RECORDS FOR THIS EXERCISE Block Start

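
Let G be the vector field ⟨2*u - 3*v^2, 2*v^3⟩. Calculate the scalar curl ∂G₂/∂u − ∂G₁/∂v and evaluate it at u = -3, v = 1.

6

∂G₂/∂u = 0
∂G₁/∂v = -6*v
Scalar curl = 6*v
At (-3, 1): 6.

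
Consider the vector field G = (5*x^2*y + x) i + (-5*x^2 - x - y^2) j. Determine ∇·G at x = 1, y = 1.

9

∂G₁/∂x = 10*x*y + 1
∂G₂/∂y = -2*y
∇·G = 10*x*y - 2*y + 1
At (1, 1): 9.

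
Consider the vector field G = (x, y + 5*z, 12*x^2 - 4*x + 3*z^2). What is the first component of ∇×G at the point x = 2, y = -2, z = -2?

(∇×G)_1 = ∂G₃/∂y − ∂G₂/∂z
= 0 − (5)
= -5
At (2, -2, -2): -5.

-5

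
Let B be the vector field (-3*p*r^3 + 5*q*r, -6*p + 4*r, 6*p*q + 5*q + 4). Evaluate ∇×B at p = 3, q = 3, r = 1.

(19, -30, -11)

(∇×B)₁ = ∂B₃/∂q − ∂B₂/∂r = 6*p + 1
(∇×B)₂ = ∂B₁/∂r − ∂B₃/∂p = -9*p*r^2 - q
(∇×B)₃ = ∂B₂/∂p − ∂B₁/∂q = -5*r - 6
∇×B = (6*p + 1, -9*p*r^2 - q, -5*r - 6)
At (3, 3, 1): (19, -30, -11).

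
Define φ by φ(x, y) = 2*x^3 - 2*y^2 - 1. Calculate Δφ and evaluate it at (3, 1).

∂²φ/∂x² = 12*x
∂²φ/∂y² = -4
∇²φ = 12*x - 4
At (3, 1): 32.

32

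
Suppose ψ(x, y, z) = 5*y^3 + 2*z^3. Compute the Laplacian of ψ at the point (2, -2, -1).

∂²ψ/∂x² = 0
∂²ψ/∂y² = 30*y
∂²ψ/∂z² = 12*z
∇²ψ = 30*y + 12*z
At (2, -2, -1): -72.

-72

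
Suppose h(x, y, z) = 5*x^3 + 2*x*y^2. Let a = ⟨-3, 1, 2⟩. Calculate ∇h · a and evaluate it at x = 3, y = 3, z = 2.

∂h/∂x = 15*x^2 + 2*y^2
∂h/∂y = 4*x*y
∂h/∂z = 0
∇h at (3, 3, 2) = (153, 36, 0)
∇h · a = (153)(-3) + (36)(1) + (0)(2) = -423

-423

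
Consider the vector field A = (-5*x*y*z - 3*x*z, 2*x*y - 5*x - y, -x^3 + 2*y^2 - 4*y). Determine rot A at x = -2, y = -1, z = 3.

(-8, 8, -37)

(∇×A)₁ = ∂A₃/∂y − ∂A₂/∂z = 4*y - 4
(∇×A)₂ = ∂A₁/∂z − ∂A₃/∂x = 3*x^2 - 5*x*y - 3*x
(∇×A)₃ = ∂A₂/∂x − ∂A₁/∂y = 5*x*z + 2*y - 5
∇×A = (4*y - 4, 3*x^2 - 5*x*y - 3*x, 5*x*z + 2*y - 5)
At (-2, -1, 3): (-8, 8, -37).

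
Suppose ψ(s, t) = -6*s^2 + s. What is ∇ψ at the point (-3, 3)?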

RECORDS FOR THIS EXERCISE Block End

• [TASK STATEMENT]:
The answer must be an exact transcription of every record above.

• [RESULT OF THE TASK]:
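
Let G be the vector field ⟨2*u - 3*v^2, 2*v^3⟩. Calculate the scalar curl ∂G₂/∂u − ∂G₁/∂v and evaluate it at u = -3, v = 1.

6

∂G₂/∂u = 0
∂G₁/∂v = -6*v
Scalar curl = 6*v
At (-3, 1): 6.

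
Consider the vector field G = (5*x^2*y + x) i + (-5*x^2 - x - y^2) j. Determine ∇·G at x = 1, y = 1.

9

∂G₁/∂x = 10*x*y + 1
∂G₂/∂y = -2*y
∇·G = 10*x*y - 2*y + 1
At (1, 1): 9.

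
Consider the vector field G = (x, y + 5*z, 12*x^2 - 4*x + 3*z^2). What is the first component of ∇×G at the point x = 2, y = -2, z = -2?

(∇×G)_1 = ∂G₃/∂y − ∂G₂/∂z
= 0 − (5)
= -5
At (2, -2, -2): -5.

-5

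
Let B be the vector field (-3*p*r^3 + 5*q*r, -6*p + 4*r, 6*p*q + 5*q + 4). Evaluate ∇×B at p = 3, q = 3, r = 1.

(19, -30, -11)

(∇×B)₁ = ∂B₃/∂q − ∂B₂/∂r = 6*p + 1
(∇×B)₂ = ∂B₁/∂r − ∂B₃/∂p = -9*p*r^2 - q
(∇×B)₃ = ∂B₂/∂p − ∂B₁/∂q = -5*r - 6
∇×B = (6*p + 1, -9*p*r^2 - q, -5*r - 6)
At (3, 3, 1): (19, -30, -11).

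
Define φ by φ(x, y) = 2*x^3 - 2*y^2 - 1. Calculate Δφ and evaluate it at (3, 1).

∂²φ/∂x² = 12*x
∂²φ/∂y² = -4
∇²φ = 12*x - 4
At (3, 1): 32.

32

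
Suppose ψ(x, y, z) = 5*y^3 + 2*z^3. Compute the Laplacian of ψ at the point (2, -2, -1).

∂²ψ/∂x² = 0
∂²ψ/∂y² = 30*y
∂²ψ/∂z² = 12*z
∇²ψ = 30*y + 12*z
At (2, -2, -1): -72.

-72

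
Suppose h(x, y, z) = 5*x^3 + 2*x*y^2. Let a = ⟨-3, 1, 2⟩. Calculate ∇h · a and evaluate it at x = 3, y = 3, z = 2.

∂h/∂x = 15*x^2 + 2*y^2
∂h/∂y = 4*x*y
∂h/∂z = 0
∇h at (3, 3, 2) = (153, 36, 0)
∇h · a = (153)(-3) + (36)(1) + (0)(2) = -423

-423

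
Consider the vector field A = (-5*x*y*z - 3*x*z, 2*x*y - 5*x - y, -x^3 + 2*y^2 - 4*y). Determine rot A at x = -2, y = -1, z = 3.

(-8, 8, -37)

(∇×A)₁ = ∂A₃/∂y − ∂A₂/∂z = 4*y - 4
(∇×A)₂ = ∂A₁/∂z − ∂A₃/∂x = 3*x^2 - 5*x*y - 3*x
(∇×A)₃ = ∂A₂/∂x − ∂A₁/∂y = 5*x*z + 2*y - 5
∇×A = (4*y - 4, 3*x^2 - 5*x*y - 3*x, 5*x*z + 2*y - 5)
At (-2, -1, 3): (-8, 8, -37).

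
Suppose ψ(s, t) = -6*s^2 + s. What is ∇ψ at the point (-3, 3)?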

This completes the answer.